## Prompt:
All the data should be printed again exactly as written.

## Stored data:
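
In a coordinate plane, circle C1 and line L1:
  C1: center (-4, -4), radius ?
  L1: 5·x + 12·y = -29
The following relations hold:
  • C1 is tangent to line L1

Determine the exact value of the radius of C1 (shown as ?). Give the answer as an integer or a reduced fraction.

3

1. [C1‖L1]  r_C1² − 9 = 0  ⇒  r_C1 = 3 (r>0 drops 1)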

## Task result:
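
In a coordinate plane, circle C1 and line L1:
  C1: center (-4, -4), radius ?
  L1: 5·x + 12·y = -29
The following relations hold:
  • C1 is tangent to line L1

Determine the exact value of the radius of C1 (shown as ?). Give the answer as an integer or a reduced fraction.

3

1. [C1‖L1]  r_C1² − 9 = 0  ⇒  r_C1 = 3 (r>0 drops 1)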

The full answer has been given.